[[ PROVIDED RECORDS, beginning ]]

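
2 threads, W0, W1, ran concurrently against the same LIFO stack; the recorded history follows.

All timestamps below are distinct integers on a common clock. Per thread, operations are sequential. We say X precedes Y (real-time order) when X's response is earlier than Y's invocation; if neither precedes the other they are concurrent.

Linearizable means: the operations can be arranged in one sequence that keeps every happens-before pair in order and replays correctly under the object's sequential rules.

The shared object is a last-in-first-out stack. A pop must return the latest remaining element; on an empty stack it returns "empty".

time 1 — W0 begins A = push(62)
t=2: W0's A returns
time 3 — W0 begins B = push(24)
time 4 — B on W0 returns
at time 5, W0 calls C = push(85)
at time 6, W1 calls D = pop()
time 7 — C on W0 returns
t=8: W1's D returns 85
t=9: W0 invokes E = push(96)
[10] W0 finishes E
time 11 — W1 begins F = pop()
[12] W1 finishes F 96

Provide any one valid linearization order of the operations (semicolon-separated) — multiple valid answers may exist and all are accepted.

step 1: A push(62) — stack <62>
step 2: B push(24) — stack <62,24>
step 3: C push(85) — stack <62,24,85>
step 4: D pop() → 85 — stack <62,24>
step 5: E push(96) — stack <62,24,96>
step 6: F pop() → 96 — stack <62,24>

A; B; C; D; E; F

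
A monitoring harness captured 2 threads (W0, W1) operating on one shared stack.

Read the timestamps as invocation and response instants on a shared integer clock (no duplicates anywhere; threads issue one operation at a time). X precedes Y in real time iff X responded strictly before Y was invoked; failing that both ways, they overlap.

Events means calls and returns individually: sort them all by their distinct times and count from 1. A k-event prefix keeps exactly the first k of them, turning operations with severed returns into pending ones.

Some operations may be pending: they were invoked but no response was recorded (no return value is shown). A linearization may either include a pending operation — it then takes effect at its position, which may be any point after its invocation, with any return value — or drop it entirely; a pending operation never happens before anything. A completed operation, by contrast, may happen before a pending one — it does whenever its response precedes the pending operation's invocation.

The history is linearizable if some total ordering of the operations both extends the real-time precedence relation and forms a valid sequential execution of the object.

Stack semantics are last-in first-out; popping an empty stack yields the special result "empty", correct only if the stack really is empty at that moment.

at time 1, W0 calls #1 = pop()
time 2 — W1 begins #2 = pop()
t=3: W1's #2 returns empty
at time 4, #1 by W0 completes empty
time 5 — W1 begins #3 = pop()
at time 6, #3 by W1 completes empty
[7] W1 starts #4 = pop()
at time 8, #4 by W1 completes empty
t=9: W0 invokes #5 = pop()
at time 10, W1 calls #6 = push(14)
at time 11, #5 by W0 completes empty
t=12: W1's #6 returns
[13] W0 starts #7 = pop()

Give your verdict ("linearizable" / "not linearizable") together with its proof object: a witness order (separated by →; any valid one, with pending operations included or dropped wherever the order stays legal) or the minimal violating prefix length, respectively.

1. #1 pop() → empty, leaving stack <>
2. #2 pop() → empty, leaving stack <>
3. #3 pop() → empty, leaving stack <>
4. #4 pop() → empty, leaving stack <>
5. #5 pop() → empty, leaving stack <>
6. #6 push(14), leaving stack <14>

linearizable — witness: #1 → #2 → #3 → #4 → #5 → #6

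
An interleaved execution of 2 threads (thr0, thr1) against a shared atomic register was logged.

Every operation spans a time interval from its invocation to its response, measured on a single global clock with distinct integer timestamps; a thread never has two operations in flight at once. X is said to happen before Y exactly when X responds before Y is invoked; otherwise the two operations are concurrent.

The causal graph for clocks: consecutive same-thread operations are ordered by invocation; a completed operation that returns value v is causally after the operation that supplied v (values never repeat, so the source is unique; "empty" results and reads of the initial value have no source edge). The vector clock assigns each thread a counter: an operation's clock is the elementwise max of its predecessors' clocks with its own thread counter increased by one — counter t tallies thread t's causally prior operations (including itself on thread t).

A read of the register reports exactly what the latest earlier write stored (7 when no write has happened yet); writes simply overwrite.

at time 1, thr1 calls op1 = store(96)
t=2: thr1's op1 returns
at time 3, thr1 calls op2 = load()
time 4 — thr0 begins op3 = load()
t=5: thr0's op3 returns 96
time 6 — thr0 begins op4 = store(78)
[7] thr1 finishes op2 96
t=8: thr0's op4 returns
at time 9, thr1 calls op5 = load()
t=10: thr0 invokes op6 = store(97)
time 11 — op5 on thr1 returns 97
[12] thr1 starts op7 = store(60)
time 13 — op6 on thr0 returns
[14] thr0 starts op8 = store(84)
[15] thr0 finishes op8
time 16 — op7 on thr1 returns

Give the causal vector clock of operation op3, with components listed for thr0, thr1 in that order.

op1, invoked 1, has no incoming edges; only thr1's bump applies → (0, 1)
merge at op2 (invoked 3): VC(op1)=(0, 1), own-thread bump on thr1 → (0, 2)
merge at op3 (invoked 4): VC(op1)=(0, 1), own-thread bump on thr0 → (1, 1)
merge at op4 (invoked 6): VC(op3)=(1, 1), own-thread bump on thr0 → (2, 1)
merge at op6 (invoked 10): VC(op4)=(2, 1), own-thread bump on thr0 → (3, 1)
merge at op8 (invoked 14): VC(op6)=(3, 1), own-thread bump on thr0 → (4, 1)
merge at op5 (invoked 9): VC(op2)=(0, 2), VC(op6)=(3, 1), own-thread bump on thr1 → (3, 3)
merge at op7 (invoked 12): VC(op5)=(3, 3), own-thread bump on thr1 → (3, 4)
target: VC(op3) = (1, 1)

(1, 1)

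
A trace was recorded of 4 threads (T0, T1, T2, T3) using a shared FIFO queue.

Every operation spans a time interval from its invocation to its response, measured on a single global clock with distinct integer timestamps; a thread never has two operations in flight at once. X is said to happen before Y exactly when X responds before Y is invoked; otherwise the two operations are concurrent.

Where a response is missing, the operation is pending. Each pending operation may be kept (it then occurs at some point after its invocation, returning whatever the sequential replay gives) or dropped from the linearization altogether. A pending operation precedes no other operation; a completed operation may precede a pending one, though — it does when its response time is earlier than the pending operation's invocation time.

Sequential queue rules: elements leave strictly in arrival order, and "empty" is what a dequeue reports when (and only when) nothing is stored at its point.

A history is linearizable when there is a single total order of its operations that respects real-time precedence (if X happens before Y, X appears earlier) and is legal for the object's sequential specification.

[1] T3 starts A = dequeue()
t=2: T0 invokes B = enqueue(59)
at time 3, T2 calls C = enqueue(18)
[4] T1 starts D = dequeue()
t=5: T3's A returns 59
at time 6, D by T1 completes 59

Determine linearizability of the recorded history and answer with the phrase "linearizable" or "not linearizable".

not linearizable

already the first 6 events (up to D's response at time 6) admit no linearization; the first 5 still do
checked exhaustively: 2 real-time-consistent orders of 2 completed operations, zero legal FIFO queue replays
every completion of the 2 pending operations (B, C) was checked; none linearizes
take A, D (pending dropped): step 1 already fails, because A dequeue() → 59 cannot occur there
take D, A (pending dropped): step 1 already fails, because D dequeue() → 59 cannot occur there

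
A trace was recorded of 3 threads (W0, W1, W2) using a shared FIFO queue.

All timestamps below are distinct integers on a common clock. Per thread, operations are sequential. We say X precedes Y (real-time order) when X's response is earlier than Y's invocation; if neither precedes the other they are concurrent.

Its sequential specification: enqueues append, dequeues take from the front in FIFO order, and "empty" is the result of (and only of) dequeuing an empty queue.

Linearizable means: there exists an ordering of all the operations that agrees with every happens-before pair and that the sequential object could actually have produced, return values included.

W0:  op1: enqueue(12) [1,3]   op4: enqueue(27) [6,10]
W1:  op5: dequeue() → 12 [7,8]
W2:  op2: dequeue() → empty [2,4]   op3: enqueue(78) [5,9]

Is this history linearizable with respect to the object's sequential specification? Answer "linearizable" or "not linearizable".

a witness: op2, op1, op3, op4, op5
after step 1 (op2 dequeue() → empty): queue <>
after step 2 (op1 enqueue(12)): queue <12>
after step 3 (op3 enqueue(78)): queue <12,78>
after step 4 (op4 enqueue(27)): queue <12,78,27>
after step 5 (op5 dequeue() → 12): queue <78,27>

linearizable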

[[ PROVIDED RECORDS, end ]]

WHAT THE EXERCISE ASKS
When you reach the line with "at time 1, W0 calls #1 = pop()" in the records above, start writing out lines exactly, and stop once the line with "An interleaved execution" has been written; include nothing else.

SOLVED EXERCISE
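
at time 1, W0 calls #1 = pop()
time 2 — W1 begins #2 = pop()
t=3: W1's #2 returns empty
at time 4, #1 by W0 completes empty
time 5 — W1 begins #3 = pop()
at time 6, #3 by W1 completes empty
[7] W1 starts #4 = pop()
at time 8, #4 by W1 completes empty
t=9: W0 invokes #5 = pop()
at time 10, W1 calls #6 = push(14)
at time 11, #5 by W0 completes empty
t=12: W1's #6 returns
[13] W0 starts #7 = pop()

Give your verdict ("linearizable" / "not linearizable") together with its proof object: a witness order (separated by →; any valid one, with pending operations included or dropped wherever the order stays legal) or the minimal violating prefix length, respectively.

1. #1 pop() → empty, leaving stack <>
2. #2 pop() → empty, leaving stack <>
3. #3 pop() → empty, leaving stack <>
4. #4 pop() → empty, leaving stack <>
5. #5 pop() → empty, leaving stack <>
6. #6 push(14), leaving stack <14>

linearizable — witness: #1 → #2 → #3 → #4 → #5 → #6

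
An interleaved execution of 2 threads (thr0, thr1) against a shared atomic register was logged.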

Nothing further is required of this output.